## Activity
Nothing in the records may be left out or altered; reproduce them all exactly.

[Stored data]
__________
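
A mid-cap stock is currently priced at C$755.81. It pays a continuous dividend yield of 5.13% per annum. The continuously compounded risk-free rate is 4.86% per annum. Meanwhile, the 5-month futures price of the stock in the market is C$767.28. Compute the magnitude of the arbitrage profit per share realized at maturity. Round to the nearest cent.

C$12.32 per share

Fair futures: F* = S·e^(carry·T), with carry = (r − q) = 0.0486 − 0.0513 = -0.0027
F* = 755.81 · e^(-0.0027 × 5/12) = 755.81 · e^-0.001125 = 755.81 × 0.998876 = C$754.9605
Market C$767.28 > fair C$754.9605: forward overpriced → cash-and-carry (buy spot, short the forward).
At maturity, profit = |F_mkt − F*| = |767.28 − 754.9605| = C$12.32 per share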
__________
## Result below
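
A mid-cap stock is currently priced at C$755.81. It pays a continuous dividend yield of 5.13% per annum. The continuously compounded risk-free rate is 4.86% per annum. Meanwhile, the 5-month futures price of the stock in the market is C$767.28. Compute the magnitude of the arbitrage profit per share realized at maturity. Round to the nearest cent.

C$12.32 per share

Fair futures: F* = S·e^(carry·T), with carry = (r − q) = 0.0486 − 0.0513 = -0.0027
F* = 755.81 · e^(-0.0027 × 5/12) = 755.81 · e^-0.001125 = 755.81 × 0.998876 = C$754.9605
Market C$767.28 > fair C$754.9605: forward overpriced → cash-and-carry (buy spot, short the forward).
At maturity, profit = |F_mkt − F*| = |767.28 − 754.9605| = C$12.32 per share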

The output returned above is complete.